(Beginning of Working data)
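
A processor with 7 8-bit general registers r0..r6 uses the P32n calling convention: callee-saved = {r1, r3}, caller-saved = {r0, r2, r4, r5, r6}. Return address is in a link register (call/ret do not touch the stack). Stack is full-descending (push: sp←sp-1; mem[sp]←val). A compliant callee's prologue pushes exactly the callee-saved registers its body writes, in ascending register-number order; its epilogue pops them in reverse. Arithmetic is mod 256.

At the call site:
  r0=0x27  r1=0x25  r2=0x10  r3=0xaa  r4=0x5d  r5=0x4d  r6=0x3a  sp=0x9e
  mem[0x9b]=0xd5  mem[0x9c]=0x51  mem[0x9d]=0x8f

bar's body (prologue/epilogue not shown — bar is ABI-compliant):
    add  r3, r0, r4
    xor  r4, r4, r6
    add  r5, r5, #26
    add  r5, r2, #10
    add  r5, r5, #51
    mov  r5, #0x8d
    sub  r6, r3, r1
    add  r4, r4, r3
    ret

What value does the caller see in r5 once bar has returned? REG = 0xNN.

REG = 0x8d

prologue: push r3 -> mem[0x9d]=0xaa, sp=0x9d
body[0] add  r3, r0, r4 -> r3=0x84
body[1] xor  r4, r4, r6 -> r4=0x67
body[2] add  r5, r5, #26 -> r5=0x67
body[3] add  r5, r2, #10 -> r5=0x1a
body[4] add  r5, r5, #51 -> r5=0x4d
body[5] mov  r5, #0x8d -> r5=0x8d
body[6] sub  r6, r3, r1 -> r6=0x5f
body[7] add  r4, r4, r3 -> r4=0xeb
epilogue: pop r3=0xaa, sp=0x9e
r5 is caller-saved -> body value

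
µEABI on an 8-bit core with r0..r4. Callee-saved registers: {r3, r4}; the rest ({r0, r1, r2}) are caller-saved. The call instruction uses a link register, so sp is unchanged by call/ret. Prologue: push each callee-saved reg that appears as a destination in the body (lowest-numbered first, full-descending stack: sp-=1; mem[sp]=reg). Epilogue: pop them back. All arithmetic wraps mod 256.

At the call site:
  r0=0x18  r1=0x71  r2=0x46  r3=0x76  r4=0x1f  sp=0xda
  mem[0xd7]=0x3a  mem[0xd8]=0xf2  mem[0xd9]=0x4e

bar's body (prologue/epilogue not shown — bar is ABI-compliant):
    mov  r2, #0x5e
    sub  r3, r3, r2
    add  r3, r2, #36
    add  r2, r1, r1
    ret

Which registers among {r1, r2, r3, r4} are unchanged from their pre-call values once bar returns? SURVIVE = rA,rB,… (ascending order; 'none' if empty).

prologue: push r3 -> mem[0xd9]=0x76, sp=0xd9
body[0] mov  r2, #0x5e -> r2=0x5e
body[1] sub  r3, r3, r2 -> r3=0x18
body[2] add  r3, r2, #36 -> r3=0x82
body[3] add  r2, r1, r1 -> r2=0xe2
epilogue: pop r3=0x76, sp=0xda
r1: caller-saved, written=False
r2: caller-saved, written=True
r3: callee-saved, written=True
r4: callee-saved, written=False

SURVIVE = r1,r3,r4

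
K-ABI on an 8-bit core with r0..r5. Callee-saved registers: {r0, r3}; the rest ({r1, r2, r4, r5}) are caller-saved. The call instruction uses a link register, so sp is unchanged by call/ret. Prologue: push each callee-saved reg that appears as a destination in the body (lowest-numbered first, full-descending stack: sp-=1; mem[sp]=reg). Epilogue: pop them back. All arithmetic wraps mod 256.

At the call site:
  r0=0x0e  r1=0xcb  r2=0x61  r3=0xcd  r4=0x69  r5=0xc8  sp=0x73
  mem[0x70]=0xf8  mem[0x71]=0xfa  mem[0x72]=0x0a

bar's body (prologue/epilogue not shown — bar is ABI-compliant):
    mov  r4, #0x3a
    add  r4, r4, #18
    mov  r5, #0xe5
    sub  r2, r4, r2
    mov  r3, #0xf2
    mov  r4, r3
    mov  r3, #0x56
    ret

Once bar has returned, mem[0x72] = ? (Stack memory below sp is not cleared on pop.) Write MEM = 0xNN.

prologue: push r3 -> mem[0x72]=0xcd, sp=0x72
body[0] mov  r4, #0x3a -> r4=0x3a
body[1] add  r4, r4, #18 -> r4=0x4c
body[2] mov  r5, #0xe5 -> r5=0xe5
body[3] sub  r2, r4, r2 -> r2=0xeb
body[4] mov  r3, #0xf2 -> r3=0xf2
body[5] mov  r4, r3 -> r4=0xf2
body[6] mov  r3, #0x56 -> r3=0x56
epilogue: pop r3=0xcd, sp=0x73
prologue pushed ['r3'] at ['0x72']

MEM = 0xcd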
(End of Working data)
(Beginning of Working data)
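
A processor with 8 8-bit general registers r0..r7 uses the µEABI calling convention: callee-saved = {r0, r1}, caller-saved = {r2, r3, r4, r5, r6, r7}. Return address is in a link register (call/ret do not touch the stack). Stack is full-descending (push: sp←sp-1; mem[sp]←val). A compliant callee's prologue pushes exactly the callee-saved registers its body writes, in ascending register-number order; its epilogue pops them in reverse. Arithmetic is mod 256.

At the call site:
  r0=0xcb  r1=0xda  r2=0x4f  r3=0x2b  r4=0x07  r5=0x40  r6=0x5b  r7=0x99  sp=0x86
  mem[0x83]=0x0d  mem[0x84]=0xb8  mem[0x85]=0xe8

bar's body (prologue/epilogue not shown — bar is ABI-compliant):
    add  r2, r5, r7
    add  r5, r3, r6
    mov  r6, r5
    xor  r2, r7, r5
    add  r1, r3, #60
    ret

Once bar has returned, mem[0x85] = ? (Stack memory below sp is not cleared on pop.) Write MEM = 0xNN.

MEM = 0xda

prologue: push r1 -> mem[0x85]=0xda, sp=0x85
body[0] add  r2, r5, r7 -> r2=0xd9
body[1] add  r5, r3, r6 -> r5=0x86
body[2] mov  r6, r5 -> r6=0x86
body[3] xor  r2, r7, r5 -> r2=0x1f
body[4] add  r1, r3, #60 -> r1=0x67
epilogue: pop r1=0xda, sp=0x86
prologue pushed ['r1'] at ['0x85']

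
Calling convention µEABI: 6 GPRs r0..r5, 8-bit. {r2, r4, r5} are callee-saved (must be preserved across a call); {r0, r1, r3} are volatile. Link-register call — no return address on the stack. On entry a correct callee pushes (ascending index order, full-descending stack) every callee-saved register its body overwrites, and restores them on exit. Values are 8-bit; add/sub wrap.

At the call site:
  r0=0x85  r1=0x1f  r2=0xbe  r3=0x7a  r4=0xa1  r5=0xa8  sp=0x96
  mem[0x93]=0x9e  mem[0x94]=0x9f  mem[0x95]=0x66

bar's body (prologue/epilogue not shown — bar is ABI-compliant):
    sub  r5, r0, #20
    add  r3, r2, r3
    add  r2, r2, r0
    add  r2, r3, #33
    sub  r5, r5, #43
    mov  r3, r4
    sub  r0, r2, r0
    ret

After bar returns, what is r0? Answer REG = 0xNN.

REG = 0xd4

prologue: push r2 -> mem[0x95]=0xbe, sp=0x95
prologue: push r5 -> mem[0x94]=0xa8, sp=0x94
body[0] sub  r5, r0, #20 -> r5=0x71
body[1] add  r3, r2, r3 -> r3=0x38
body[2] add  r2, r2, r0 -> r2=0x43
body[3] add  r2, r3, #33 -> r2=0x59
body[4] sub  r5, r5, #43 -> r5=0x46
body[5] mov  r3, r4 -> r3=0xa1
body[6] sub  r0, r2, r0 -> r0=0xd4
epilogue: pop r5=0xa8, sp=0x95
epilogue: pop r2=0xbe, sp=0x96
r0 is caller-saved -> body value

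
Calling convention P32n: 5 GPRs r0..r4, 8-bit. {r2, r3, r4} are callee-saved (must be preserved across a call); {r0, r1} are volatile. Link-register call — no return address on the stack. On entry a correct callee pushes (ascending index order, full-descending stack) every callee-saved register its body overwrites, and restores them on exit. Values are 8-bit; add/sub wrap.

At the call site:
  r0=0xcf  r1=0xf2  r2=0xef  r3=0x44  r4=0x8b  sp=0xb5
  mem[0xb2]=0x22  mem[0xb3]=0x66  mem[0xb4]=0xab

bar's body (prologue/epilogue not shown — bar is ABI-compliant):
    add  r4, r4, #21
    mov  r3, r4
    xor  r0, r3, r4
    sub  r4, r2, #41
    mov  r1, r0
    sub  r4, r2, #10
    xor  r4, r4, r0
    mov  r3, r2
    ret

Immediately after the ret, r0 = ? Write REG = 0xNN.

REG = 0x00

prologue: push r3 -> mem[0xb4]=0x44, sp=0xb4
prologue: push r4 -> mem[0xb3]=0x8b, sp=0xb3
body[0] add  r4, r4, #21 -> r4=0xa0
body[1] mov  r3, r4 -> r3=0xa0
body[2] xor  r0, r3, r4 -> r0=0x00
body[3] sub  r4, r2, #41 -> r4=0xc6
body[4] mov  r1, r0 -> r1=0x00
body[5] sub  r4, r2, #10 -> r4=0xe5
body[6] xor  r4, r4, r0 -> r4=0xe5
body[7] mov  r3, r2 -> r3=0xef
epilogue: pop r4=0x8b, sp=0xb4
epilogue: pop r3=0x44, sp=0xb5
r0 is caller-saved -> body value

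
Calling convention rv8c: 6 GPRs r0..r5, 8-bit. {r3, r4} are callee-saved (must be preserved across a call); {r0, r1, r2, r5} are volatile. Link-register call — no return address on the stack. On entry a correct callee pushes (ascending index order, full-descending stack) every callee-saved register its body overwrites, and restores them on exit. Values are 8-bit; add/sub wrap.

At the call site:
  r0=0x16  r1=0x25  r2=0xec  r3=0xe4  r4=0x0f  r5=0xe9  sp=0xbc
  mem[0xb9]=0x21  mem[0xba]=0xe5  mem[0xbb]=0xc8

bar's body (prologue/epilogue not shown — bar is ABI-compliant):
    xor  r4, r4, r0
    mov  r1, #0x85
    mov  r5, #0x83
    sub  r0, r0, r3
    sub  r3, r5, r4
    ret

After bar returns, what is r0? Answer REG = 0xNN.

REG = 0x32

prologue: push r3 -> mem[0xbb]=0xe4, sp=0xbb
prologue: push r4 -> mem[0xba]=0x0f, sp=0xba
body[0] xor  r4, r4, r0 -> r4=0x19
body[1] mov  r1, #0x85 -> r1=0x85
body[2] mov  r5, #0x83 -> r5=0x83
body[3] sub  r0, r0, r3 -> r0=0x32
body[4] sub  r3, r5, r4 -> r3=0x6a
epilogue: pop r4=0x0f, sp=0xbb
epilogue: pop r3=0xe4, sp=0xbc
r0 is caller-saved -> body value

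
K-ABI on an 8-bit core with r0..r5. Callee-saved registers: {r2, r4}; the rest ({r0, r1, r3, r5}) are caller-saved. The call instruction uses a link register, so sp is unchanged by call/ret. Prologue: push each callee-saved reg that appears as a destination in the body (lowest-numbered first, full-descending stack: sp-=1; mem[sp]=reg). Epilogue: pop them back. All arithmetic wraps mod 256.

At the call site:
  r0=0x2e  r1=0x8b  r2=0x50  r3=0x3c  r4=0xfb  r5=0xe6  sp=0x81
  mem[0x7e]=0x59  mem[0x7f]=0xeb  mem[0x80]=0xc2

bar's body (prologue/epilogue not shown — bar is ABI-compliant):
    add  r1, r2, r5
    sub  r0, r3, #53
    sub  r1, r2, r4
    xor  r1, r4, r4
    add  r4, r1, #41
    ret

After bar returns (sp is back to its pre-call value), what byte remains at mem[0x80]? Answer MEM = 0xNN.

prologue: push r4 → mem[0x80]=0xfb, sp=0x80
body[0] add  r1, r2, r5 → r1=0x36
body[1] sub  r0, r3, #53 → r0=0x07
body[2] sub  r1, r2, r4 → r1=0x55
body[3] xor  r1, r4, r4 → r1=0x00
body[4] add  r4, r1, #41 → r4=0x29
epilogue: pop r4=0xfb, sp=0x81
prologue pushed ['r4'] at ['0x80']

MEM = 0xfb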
(End of Working data)
(Beginning of Working data)
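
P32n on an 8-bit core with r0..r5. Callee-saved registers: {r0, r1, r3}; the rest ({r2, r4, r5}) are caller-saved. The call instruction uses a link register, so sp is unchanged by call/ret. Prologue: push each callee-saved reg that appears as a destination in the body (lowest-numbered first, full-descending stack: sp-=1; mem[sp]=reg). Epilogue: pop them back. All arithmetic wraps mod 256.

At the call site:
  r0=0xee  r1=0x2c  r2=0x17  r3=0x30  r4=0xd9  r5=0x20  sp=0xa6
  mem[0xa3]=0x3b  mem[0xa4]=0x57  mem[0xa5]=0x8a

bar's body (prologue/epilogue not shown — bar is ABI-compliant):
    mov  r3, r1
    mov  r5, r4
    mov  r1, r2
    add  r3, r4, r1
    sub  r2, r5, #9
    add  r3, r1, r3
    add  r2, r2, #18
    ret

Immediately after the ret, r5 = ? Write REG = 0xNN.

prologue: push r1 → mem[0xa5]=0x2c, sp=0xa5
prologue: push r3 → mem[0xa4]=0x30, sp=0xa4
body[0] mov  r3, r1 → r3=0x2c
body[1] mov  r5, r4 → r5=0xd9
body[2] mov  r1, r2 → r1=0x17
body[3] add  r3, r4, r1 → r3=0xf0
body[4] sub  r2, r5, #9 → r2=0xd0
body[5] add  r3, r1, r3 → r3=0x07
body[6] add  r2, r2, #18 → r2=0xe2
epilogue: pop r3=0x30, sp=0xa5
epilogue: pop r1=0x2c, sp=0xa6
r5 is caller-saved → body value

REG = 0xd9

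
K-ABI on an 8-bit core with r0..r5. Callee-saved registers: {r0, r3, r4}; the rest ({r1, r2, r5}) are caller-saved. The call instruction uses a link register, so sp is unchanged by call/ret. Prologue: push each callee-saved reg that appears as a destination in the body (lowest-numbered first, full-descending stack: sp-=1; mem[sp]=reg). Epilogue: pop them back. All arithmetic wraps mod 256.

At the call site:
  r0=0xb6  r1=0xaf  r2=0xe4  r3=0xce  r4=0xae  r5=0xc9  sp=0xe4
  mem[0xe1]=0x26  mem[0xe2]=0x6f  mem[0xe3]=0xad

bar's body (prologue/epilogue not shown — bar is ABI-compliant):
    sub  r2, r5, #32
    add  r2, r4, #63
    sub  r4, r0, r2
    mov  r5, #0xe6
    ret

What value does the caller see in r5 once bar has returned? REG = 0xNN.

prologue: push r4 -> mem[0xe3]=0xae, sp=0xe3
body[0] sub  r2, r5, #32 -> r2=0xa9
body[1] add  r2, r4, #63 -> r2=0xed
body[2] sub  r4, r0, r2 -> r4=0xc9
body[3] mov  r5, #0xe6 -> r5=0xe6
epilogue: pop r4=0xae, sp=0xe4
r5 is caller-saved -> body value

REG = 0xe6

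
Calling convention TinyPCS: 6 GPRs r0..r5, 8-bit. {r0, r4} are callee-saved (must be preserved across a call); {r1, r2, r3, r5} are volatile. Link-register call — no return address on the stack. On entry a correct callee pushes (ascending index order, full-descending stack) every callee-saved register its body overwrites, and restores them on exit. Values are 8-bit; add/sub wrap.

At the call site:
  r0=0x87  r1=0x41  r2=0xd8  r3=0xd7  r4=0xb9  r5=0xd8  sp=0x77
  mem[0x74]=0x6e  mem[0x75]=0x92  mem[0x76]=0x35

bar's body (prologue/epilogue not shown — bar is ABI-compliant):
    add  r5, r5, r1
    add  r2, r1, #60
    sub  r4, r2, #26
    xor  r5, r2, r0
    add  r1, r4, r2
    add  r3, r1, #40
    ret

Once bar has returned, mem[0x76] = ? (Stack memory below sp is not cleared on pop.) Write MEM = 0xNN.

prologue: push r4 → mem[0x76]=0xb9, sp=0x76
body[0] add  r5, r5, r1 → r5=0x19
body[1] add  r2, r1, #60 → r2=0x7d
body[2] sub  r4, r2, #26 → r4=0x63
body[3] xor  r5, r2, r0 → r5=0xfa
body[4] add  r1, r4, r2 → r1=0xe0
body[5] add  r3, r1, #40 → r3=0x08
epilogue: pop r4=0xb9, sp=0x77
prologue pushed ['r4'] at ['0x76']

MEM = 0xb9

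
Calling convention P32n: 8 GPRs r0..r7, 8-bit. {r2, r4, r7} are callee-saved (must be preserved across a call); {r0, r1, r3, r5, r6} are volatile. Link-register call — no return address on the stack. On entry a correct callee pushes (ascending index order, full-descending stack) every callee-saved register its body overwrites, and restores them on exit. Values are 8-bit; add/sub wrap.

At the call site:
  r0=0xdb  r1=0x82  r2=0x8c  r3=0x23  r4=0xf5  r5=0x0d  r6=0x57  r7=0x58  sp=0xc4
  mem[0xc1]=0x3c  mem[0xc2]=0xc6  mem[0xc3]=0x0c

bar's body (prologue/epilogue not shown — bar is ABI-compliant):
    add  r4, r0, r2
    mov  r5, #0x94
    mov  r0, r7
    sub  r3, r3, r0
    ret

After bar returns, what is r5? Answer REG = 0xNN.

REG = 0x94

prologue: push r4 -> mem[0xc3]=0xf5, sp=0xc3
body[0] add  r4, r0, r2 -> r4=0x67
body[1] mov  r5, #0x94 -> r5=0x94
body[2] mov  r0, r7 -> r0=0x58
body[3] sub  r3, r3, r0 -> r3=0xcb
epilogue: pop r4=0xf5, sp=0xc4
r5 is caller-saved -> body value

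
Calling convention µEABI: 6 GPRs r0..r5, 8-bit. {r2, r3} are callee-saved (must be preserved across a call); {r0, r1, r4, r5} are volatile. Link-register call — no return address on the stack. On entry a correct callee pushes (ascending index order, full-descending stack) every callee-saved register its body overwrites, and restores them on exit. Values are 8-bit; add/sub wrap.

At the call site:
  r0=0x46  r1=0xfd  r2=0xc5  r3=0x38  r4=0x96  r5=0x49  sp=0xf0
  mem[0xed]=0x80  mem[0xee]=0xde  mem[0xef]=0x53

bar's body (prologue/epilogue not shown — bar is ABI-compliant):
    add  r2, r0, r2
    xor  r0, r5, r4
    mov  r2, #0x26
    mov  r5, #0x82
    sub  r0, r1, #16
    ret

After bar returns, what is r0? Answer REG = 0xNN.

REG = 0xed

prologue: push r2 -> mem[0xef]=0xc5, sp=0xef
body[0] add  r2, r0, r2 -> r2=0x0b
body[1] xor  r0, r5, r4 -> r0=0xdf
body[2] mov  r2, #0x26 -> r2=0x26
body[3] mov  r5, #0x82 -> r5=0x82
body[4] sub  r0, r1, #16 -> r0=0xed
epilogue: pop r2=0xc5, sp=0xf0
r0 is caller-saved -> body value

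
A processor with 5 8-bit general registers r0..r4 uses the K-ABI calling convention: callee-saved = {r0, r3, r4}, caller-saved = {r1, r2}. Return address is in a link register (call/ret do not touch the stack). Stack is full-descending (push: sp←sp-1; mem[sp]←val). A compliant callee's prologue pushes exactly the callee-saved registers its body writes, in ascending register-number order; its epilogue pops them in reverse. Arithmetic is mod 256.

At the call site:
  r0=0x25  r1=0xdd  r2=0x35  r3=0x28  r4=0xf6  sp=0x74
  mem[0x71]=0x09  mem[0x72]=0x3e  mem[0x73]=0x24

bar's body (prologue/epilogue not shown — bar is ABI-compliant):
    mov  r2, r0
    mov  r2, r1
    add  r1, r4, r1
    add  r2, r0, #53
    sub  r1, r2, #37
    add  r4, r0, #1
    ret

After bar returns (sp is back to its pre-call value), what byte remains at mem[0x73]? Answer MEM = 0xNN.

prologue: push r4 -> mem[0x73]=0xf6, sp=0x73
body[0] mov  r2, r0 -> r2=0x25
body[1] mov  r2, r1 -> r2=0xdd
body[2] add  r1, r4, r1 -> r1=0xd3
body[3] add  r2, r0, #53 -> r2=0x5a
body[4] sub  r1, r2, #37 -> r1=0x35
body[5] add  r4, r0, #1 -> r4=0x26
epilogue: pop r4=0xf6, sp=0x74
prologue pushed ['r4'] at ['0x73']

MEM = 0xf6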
(End of Working data)
▶ What you should do
Find the string "pops" in the entries above. Copy each line where it occurs.

▶ Output
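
A processor with 7 8-bit general registers r0..r6 uses the P32n calling convention: callee-saved = {r1, r3}, caller-saved = {r0, r2, r4, r5, r6}. Return address is in a link register (call/ret do not touch the stack). Stack is full-descending (push: sp←sp-1; mem[sp]←val). A compliant callee's prologue pushes exactly the callee-saved registers its body writes, in ascending register-number order; its epilogue pops them in reverse. Arithmetic is mod 256.
A processor with 8 8-bit general registers r0..r7 uses the µEABI calling convention: callee-saved = {r0, r1}, caller-saved = {r2, r3, r4, r5, r6, r7}. Return address is in a link register (call/ret do not touch the stack). Stack is full-descending (push: sp←sp-1; mem[sp]←val). A compliant callee's prologue pushes exactly the callee-saved registers its body writes, in ascending register-number order; its epilogue pops them in reverse. Arithmetic is mod 256.
A processor with 5 8-bit general registers r0..r4 uses the K-ABI calling convention: callee-saved = {r0, r3, r4}, caller-saved = {r1, r2}. Return address is in a link register (call/ret do not touch the stack). Stack is full-descending (push: sp←sp-1; mem[sp]←val). A compliant callee's prologue pushes exactly the callee-saved registers its body writes, in ascending register-number order; its epilogue pops them in reverse. Arithmetic is mod 256.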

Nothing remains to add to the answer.